* [What is needed]: Write out the data again in full, exactly as it reads.

(Stored data)
━━━━━━━━━━━━━━━━━━━━

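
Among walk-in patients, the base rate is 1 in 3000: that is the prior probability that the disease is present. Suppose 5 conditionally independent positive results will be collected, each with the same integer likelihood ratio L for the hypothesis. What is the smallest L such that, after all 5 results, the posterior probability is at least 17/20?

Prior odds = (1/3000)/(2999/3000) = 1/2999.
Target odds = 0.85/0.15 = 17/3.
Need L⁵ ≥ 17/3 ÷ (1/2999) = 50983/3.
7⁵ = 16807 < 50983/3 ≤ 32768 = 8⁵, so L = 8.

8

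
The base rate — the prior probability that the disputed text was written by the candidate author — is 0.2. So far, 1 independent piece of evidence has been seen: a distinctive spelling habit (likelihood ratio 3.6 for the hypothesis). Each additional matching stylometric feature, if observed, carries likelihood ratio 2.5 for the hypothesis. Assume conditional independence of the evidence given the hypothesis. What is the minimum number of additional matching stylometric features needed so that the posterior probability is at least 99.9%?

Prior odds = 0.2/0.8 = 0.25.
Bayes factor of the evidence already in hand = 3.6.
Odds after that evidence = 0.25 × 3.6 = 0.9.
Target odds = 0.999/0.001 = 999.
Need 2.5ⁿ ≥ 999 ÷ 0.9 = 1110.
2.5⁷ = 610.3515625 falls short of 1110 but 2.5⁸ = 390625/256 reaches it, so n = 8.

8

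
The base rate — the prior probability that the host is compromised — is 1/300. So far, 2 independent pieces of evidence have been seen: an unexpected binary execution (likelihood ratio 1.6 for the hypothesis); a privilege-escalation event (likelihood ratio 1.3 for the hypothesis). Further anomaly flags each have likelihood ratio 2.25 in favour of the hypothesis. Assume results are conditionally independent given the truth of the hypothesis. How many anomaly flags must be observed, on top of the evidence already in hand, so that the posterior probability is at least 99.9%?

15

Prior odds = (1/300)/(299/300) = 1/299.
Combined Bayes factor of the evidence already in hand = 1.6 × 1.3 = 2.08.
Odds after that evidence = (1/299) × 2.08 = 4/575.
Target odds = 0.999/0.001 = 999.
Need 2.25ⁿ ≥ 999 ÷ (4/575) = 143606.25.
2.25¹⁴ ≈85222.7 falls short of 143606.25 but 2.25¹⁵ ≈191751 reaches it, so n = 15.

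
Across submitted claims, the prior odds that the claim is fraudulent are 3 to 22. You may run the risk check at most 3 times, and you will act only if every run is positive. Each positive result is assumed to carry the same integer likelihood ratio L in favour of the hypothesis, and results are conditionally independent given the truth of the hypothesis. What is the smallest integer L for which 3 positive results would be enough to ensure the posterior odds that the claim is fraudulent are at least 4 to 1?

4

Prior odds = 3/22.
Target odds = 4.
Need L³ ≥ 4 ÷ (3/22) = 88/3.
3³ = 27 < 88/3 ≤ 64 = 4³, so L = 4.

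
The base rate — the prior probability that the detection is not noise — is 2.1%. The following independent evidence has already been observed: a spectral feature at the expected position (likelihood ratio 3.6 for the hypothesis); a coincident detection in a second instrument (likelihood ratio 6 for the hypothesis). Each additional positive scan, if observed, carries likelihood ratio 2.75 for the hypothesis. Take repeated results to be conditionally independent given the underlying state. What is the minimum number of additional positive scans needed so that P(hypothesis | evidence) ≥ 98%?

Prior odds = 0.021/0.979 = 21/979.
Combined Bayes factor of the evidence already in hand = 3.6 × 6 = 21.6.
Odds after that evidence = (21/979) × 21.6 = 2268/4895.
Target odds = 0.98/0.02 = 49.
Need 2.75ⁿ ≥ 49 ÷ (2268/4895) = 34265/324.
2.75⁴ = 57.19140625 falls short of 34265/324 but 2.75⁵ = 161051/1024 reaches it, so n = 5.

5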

━━━━━━━━━━━━━━━━━━━━

* [Exercise output]:
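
Among walk-in patients, the base rate is 1 in 3000: that is the prior probability that the disease is present. Suppose 5 conditionally independent positive results will be collected, each with the same integer likelihood ratio L for the hypothesis. What is the smallest L such that, after all 5 results, the posterior probability is at least 17/20?

Prior odds = (1/3000)/(2999/3000) = 1/2999.
Target odds = 0.85/0.15 = 17/3.
Need L⁵ ≥ 17/3 ÷ (1/2999) = 50983/3.
7⁵ = 16807 < 50983/3 ≤ 32768 = 8⁵, so L = 8.

8

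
The base rate — the prior probability that the disputed text was written by the candidate author — is 0.2. So far, 1 independent piece of evidence has been seen: a distinctive spelling habit (likelihood ratio 3.6 for the hypothesis). Each additional matching stylometric feature, if observed, carries likelihood ratio 2.5 for the hypothesis. Assume conditional independence of the evidence given the hypothesis. What is the minimum number of additional matching stylometric features needed so that the posterior probability is at least 99.9%?

Prior odds = 0.2/0.8 = 0.25.
Bayes factor of the evidence already in hand = 3.6.
Odds after that evidence = 0.25 × 3.6 = 0.9.
Target odds = 0.999/0.001 = 999.
Need 2.5ⁿ ≥ 999 ÷ 0.9 = 1110.
2.5⁷ = 610.3515625 falls short of 1110 but 2.5⁸ = 390625/256 reaches it, so n = 8.

8

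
The base rate — the prior probability that the host is compromised — is 1/300. So far, 2 independent pieces of evidence have been seen: an unexpected binary execution (likelihood ratio 1.6 for the hypothesis); a privilege-escalation event (likelihood ratio 1.3 for the hypothesis). Further anomaly flags each have likelihood ratio 2.25 in favour of the hypothesis. Assume results are conditionally independent given the truth of the hypothesis. How many anomaly flags must be observed, on top of the evidence already in hand, so that the posterior probability is at least 99.9%?

15

Prior odds = (1/300)/(299/300) = 1/299.
Combined Bayes factor of the evidence already in hand = 1.6 × 1.3 = 2.08.
Odds after that evidence = (1/299) × 2.08 = 4/575.
Target odds = 0.999/0.001 = 999.
Need 2.25ⁿ ≥ 999 ÷ (4/575) = 143606.25.
2.25¹⁴ ≈85222.7 falls short of 143606.25 but 2.25¹⁵ ≈191751 reaches it, so n = 15.

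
Across submitted claims, the prior odds that the claim is fraudulent are 3 to 22. You may run the risk check at most 3 times, and you will act only if every run is positive. Each positive result is assumed to carry the same integer likelihood ratio L in favour of the hypothesis, and results are conditionally independent given the truth of the hypothesis. What is the smallest integer L for which 3 positive results would be enough to ensure the posterior odds that the claim is fraudulent are at least 4 to 1?

4

Prior odds = 3/22.
Target odds = 4.
Need L³ ≥ 4 ÷ (3/22) = 88/3.
3³ = 27 < 88/3 ≤ 64 = 4³, so L = 4.

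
The base rate — the prior probability that the detection is not noise — is 2.1%. The following independent evidence has already been observed: a spectral feature at the expected position (likelihood ratio 3.6 for the hypothesis); a coincident detection in a second instrument (likelihood ratio 6 for the hypothesis). Each additional positive scan, if observed, carries likelihood ratio 2.75 for the hypothesis. Take repeated results to be conditionally independent given the underlying state. What is the minimum number of additional positive scans needed so that P(hypothesis | evidence) ≥ 98%?

Prior odds = 0.021/0.979 = 21/979.
Combined Bayes factor of the evidence already in hand = 3.6 × 6 = 21.6.
Odds after that evidence = (21/979) × 21.6 = 2268/4895.
Target odds = 0.98/0.02 = 49.
Need 2.75ⁿ ≥ 49 ÷ (2268/4895) = 34265/324.
2.75⁴ = 57.19140625 falls short of 34265/324 but 2.75⁵ = 161051/1024 reaches it, so n = 5.

5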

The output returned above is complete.